#### [GOAL OF THE EXERCISE]
Copy all lines in the data that contain the string "each".

Collected data
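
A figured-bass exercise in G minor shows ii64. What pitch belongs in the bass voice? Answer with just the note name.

E

ii in G minor has root A; the chord is A-C-E.
The figure 64 means second inversion — the fifth is in the bass.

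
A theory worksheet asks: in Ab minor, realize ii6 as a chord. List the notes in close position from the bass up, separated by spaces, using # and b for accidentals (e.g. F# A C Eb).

Db F Bb

Scale degree 2 in Ab minor is Bb; here the chord built on it is altered to a minor triad. ii6 is the minor supertonic, borrowed from the parallel major (the Dorian ii).
So the chord is Bb-Db-F.
The figured bass 6 indicates first inversion, placing the third (Db) in the bass: Db-F-Bb.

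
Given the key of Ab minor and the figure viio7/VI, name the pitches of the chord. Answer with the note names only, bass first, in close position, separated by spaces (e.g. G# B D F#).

viio7/VI is a secondary leading-tone chord. The target VI is Fb in Ab minor; the applied chord is rooted a semitone below, on Eb.
Building a fully diminished seventh chord on Eb gives Eb-Gb-Bbb-Dbb.

Eb Gb Bbb Dbb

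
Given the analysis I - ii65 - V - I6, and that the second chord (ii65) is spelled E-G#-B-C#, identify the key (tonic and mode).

The anchor chord is a minor seventh chord on C#, labeled ii65.
ii65 on C# implies C# is the supertonic; that puts the tonic at B, and the lowercase numeral fits major mode.

B major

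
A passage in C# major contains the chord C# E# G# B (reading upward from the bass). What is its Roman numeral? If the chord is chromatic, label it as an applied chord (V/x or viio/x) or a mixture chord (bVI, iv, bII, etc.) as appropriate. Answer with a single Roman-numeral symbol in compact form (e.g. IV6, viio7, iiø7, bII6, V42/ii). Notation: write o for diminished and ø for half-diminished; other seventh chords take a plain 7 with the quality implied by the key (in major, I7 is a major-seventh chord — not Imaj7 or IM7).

The pitches C#-E#-G#-B form a dominant seventh chord rooted on C#.
C# is not a diatonic chord root with this quality in C# major, but it lies a perfect fifth above F# (IV), so the chord functions as an applied dominant of IV.

V7/IV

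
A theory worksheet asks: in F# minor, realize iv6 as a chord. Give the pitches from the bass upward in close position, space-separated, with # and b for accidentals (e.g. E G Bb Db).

The numeral's case and figure indicate a minor triad. In F# minor its root, the subdominant, is B.
Stacking thirds from B gives B-D-F#.
The figured bass 6 indicates first inversion, placing the third (D) in the bass: D-F#-B.

D F# B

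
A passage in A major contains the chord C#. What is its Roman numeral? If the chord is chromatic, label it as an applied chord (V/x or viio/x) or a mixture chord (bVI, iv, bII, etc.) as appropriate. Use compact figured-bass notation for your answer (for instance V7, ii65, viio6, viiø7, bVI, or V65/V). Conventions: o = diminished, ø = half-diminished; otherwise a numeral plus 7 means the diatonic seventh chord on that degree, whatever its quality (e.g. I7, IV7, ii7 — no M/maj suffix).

Stacked in thirds the chord is C#-E#-G#: a major triad on C#.
C# is not a diatonic chord root with this quality in A major, but it lies a perfect fifth above F# (vi), so the chord functions as an applied dominant of vi.

V/vi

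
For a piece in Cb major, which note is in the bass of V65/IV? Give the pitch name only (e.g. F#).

Eb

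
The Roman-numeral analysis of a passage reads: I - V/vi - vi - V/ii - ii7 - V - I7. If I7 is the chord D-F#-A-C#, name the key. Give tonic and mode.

D major

I7 is given as D-F#-A-C# — a major seventh chord with root D.
If D is scale degree 1 and the mode makes that degree carry a major seventh chord, the tonic is D and the mode is major.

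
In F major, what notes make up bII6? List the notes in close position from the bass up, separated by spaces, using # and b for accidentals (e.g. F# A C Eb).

bII6 is the Neapolitan sixth — a major triad on the lowered second degree, here in its customary first inversion. In F major that root is Gb.
So the chord is Gb-Bb-Db.
With the 6 figure the chord is in first inversion; from the bass Bb upward in close position it reads Bb-Db-Gb.

Bb Db Gb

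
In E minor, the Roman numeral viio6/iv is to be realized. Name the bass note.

The applied chord viio6/iv is rooted on G#: G#-B-D.
The figure 6 means first inversion — the third is in the bass.

B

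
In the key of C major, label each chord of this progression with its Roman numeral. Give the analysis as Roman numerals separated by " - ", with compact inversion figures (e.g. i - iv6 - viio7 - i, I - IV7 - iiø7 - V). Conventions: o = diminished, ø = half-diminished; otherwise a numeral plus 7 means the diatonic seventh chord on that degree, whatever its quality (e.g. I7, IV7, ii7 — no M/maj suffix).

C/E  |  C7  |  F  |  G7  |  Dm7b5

C/E has root C, degree 1 in C major, so I6.
C7 is the secondary dominant of IV (dominant seventh chord on C): V7/IV.
F has root F, degree 4 in C major, so IV.
G7 has root G, degree 5 in C major, so V7.
Dm7b5: D with this quality isn't in the key; it's iiø7, borrowed from the parallel minor.

I6 - V7/IV - IV - V7 - iiø7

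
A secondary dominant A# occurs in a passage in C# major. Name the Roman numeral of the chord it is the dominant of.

ii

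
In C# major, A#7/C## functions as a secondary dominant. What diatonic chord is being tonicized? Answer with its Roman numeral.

ii

The chord is a dominant seventh chord on A#.
A dominant resolves down a perfect fifth: A# → D#. In C# major, D# is scale degree 2, i.e. ii.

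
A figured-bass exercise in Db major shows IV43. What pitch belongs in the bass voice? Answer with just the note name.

Db

IV in Db major has root Gb; the chord is Gb-Bb-Db-F.
The figure 43 means second inversion — the fifth is in the bass.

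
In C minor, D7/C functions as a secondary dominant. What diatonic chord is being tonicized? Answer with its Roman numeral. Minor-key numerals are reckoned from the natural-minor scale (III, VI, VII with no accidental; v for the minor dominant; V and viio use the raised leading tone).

V

The chord is a dominant seventh chord on D.
A dominant resolves down a perfect fifth: D → G. In C minor, G is scale degree 5, i.e. V.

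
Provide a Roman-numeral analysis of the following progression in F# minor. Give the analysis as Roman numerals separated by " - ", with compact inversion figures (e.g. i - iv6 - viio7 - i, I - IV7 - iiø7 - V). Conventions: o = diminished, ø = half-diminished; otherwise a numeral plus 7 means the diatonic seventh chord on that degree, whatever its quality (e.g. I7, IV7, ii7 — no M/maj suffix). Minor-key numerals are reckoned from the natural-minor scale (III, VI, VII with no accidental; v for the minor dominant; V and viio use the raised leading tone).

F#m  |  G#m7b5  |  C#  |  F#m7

i - iiø7 - V - i7

F#m has root F#, degree 1 in F# minor, so i.
G#m7b5 has root G#, degree 2 in F# minor, so iiø7.
C#: major triad on C# = scale degree 5 → V.
F#m7: root F# is the tonic; minor seventh chord there is i7.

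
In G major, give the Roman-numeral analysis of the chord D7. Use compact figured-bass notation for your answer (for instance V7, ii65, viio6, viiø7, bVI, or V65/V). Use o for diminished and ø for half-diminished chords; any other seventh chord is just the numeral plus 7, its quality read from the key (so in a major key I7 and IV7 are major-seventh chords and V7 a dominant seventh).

The pitches D-F#-A-C form a dominant seventh chord rooted on D.
D is scale degree 5 in G major, and a dominant seventh chord on that degree is written V7.

V7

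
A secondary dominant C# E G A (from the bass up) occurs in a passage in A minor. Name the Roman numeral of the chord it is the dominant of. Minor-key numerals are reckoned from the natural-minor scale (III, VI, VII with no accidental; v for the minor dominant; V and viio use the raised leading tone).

iv

The chord is a dominant seventh chord on A.
A dominant resolves down a perfect fifth: A → D. In A minor, D is scale degree 4, i.e. iv.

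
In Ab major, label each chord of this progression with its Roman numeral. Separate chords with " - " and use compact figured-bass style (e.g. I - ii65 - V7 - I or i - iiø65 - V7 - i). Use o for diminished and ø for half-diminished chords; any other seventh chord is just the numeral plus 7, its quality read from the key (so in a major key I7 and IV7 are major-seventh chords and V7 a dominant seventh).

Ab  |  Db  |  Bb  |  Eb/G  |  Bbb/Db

I - IV - V/V - V6 - bII6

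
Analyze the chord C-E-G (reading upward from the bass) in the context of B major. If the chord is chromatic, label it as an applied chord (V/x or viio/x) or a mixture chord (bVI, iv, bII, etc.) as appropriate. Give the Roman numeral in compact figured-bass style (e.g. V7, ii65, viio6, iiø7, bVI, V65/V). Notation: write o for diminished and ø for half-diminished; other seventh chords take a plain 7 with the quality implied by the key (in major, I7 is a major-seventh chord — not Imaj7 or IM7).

bII

Stacked in thirds the chord is C-E-G: a major triad on C.
C is the lowered second degree of B major (diatonic 2 would be C#). This is the Neapolitan chord — a major triad on the lowered second degree.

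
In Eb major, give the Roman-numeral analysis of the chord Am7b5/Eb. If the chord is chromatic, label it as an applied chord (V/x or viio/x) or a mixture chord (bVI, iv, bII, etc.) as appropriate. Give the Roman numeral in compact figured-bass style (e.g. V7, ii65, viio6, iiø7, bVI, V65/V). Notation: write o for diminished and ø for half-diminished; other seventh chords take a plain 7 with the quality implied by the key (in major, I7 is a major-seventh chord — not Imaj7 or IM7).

The pitches A-C-Eb-G form a half-diminished seventh chord rooted on A.
A sits a half step below Bb (V in Eb major); a diminished chord there is the applied leading-tone chord of V.
With Eb in the bass the chord is in second inversion, so the figured bass is 43.

viiø43/V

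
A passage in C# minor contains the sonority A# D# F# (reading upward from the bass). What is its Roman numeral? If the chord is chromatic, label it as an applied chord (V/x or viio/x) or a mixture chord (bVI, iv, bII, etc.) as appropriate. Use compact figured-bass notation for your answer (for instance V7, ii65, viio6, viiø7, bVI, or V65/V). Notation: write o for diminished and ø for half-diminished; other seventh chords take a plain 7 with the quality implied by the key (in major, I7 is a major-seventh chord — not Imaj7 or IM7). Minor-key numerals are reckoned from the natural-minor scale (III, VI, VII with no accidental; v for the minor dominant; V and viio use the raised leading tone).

The pitches D#-F#-A# form a minor triad rooted on D#.
D# is the second degree of C# minor. This is the minor supertonic, borrowed from the parallel major (the Dorian ii).
With A# in the bass the chord is in second inversion, so the figured bass is 64.

ii64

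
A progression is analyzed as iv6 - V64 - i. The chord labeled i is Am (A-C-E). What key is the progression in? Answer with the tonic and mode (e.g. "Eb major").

A minor

i is given as A-C-E — a minor triad with root A.
If A is scale degree 1 and the mode makes that degree carry a minor triad, the tonic is A and the mode is minor.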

#### [RESPONSE AREA]
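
In the key of C major, label each chord of this progression with its Roman numeral. Give the analysis as Roman numerals separated by " - ", with compact inversion figures (e.g. i - iv6 - viio7 - i, I - IV7 - iiø7 - V). Conventions: o = diminished, ø = half-diminished; otherwise a numeral plus 7 means the diatonic seventh chord on that degree, whatever its quality (e.g. I7, IV7, ii7 — no M/maj suffix).
In Ab major, label each chord of this progression with its Roman numeral. Separate chords with " - " and use compact figured-bass style (e.g. I - ii65 - V7 - I or i - iiø65 - V7 - i). Use o for diminished and ø for half-diminished chords; any other seventh chord is just the numeral plus 7, its quality read from the key (so in a major key I7 and IV7 are major-seventh chords and V7 a dominant seventh).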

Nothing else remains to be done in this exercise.